*Problem details*.
Look through the entries below and extract exactly the lines from the one containing "Answer: -1113210" through the one containing "Answer: -4860", ends included.

*** Opening Data for the task ***

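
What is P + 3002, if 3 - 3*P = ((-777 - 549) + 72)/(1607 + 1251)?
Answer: 4291496/1429 ≈ 3003.1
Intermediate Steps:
P = 1638/1429 (P = 1 - ((-777 - 549) + 72)/(3*(1607 + 1251)) = 1 - (-1326 + 72)/(3*2858) = 1 - (-418)/2858 = 1 - 1/3*(-627/1429) = 1 + 209/1429 = 1638/1429 ≈ 1.1463)
P + 3002 = 1638/1429 + 3002 = 4291496/1429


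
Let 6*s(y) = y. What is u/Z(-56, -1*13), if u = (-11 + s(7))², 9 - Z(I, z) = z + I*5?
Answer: 3481/10872 ≈ 0.32018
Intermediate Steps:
s(y) = y/6
Z(I, z) = 9 - z - 5*I (Z(I, z) = 9 - (z + I*5) = 9 - (z + 5*I) = 9 + (-z - 5*I) = 9 - z - 5*I)
u = 3481/36 (u = (-11 + (⅙)*7)² = (-11 + 7/6)² = (-59/6)² = 3481/36 ≈ 96.694)
u/Z(-56, -1*13) = 3481/(36*(9 - (-1)*13 - 5*(-56))) = 3481/(36*(9 - 1*(-13) + 280)) = 3481/(36*(9 + 13 + 280)) = (3481/36)/302 = (3481/36)*(1/302) = 3481/10872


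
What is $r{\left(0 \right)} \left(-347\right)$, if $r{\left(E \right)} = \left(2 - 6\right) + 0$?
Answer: $1388$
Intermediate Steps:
$r{\left(E \right)} = -4$ ($r{\left(E \right)} = \left(2 - 6\right) + 0 = -4 + 0 = -4$)
$r{\left(0 \right)} \left(-347\right) = \left(-4\right) \left(-347\right) = 1388$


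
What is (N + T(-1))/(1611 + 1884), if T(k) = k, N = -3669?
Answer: -734/699 ≈ -1.0501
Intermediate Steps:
(N + T(-1))/(1611 + 1884) = (-3669 - 1)/(1611 + 1884) = -3670/3495 = -3670*1/3495 = -734/699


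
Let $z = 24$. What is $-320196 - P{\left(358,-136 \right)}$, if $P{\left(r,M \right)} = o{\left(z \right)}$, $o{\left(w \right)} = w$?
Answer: $-320220$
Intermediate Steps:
$P{\left(r,M \right)} = 24$
$-320196 - P{\left(358,-136 \right)} = -320196 - 24 = -320220$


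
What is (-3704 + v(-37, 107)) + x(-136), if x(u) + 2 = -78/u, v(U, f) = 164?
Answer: -240817/68 ≈ -3541.4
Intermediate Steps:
x(u) = -2 - 78/u
(-3704 + v(-37, 107)) + x(-136) = (-3704 + 164) + (-2 - 78/(-136)) = -3540 + (-2 - 78*(-1/136)) = -3540 + (-2 + 39/68) = -3540 - 97/68 = -240817/68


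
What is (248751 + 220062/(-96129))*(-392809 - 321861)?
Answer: -517853451386830/2913 ≈ -1.7777e+11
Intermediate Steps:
(248751 + 220062/(-96129))*(-392809 - 321861) = (248751 + 220062*(-1/96129))*(-714670) = (248751 - 73354/32043)*(-714670) = (7970654939/32043)*(-714670) = -517853451386830/2913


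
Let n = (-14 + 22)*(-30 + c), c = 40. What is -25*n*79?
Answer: -158000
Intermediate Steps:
n = 80 (n = (-14 + 22)*(-30 + 40) = 8*10 = 80)
-25*n*79 = -25*80*79 = -2000*79 = -158000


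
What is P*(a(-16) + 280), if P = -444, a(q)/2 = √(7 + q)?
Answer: -124320 - 2664*I ≈ -1.2432e+5 - 2664.0*I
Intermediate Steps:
a(q) = 2*√(7 + q)
P*(a(-16) + 280) = -444*(2*√(7 - 16) + 280) = -444*(2*√(-9) + 280) = -444*(2*(3*I) + 280) = -444*(6*I + 280) = -444*(280 + 6*I) = -124320 - 2664*I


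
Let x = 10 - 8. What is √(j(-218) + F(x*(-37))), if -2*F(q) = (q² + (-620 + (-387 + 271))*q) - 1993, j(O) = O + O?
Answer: I*√117638/2 ≈ 171.49*I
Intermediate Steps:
x = 2
j(O) = 2*O
F(q) = 1993/2 + 368*q - q²/2 (F(q) = -((q² + (-620 + (-387 + 271))*q) - 1993)/2 = -((q² + (-620 - 116)*q) - 1993)/2 = -((q² - 736*q) - 1993)/2 = -(-1993 + q² - 736*q)/2 = 1993/2 + 368*q - q²/2)
√(j(-218) + F(x*(-37))) = √(2*(-218) + (1993/2 + 368*(2*(-37)) - (2*(-37))²/2)) = √(-436 + (1993/2 + 368*(-74) - ½*(-74)²)) = √(-436 + (1993/2 - 27232 - ½*5476)) = √(-436 + (1993/2 - 27232 - 2738)) = √(-436 - 57947/2) = √(-58819/2) = I*√117638/2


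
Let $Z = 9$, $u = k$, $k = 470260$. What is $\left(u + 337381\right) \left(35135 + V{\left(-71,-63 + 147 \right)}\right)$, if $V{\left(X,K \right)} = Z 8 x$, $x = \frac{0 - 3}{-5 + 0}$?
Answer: $\frac{142056783131}{5} \approx 2.8411 \cdot 10^{10}$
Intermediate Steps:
$u = 470260$
$x = \frac{3}{5}$ ($x = - \frac{3}{-5} = \left(-3\right) \left(- \frac{1}{5}\right) = \frac{3}{5} \approx 0.6$)
$V{\left(X,K \right)} = \frac{216}{5}$ ($V{\left(X,K \right)} = 9 \cdot 8 \cdot \frac{3}{5} = 72 \cdot \frac{3}{5} = \frac{216}{5}$)
$\left(u + 337381\right) \left(35135 + V{\left(-71,-63 + 147 \right)}\right) = \left(470260 + 337381\right) \left(35135 + \frac{216}{5}\right) = 807641 \cdot \frac{175891}{5} = \frac{142056783131}{5}$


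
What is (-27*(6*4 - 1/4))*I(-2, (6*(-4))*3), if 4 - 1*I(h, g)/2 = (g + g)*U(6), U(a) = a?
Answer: -1113210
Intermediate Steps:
I(h, g) = 8 - 24*g (I(h, g) = 8 - 2*(g + g)*6 = 8 - 2*2*g*6 = 8 - 24*g)
(-27*(6*4 - 1/4))*I(-2, (6*(-4))*3) = (-27*(6*4 - 1/4))*(8 - 24*6*(-4)*3) = (-27*(24 - 1*¼))*(8 - (-576)*3) = (-27*(24 - ¼))*(8 - 24*(-72)) = (-27*95/4)*(8 + 1728) = -2565/4*1736 = -1113210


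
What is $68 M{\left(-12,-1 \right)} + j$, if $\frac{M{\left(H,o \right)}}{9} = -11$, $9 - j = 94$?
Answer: $-6817$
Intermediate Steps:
$j = -85$ ($j = 9 - 94 = -85$)
$M{\left(H,o \right)} = -99$ ($M{\left(H,o \right)} = 9 \left(-11\right) = -99$)
$68 M{\left(-12,-1 \right)} + j = 68 \left(-99\right) - 85 = -6732 - 85 = -6817$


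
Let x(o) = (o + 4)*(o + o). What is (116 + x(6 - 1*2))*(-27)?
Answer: -4860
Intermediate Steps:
x(o) = 2*o*(4 + o) (x(o) = (4 + o)*(2*o) = 2*o*(4 + o))
(116 + x(6 - 1*2))*(-27) = (116 + 2*(6 - 1*2)*(4 + (6 - 1*2)))*(-27) = (116 + 2*(6 - 2)*(4 + (6 - 2)))*(-27) = (116 + 2*4*(4 + 4))*(-27) = (116 + 2*4*8)*(-27) = (116 + 64)*(-27) = 180*(-27) = -4860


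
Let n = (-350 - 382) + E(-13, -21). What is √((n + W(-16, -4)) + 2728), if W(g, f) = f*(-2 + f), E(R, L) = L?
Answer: √1999 ≈ 44.710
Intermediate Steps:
n = -753 (n = (-350 - 382) - 21 = -732 - 21 = -753)
√((n + W(-16, -4)) + 2728) = √((-753 - 4*(-2 - 4)) + 2728) = √((-753 - 4*(-6)) + 2728) = √((-753 + 24) + 2728) = √(-729 + 2728) = √1999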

*** Closing Data for the task ***

*Task answer*.
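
Answer: -1113210
Intermediate Steps:
I(h, g) = 8 - 24*g (I(h, g) = 8 - 2*(g + g)*6 = 8 - 2*2*g*6 = 8 - 24*g)
(-27*(6*4 - 1/4))*I(-2, (6*(-4))*3) = (-27*(6*4 - 1/4))*(8 - 24*6*(-4)*3) = (-27*(24 - 1*¼))*(8 - (-576)*3) = (-27*(24 - ¼))*(8 - 24*(-72)) = (-27*95/4)*(8 + 1728) = -2565/4*1736 = -1113210


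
What is $68 M{\left(-12,-1 \right)} + j$, if $\frac{M{\left(H,o \right)}}{9} = -11$, $9 - j = 94$?
Answer: $-6817$
Intermediate Steps:
$j = -85$ ($j = 9 - 94 = -85$)
$M{\left(H,o \right)} = -99$ ($M{\left(H,o \right)} = 9 \left(-11\right) = -99$)
$68 M{\left(-12,-1 \right)} + j = 68 \left(-99\right) - 85 = -6732 - 85 = -6817$


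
Let x(o) = (o + 4)*(o + o). What is (116 + x(6 - 1*2))*(-27)?
Answer: -4860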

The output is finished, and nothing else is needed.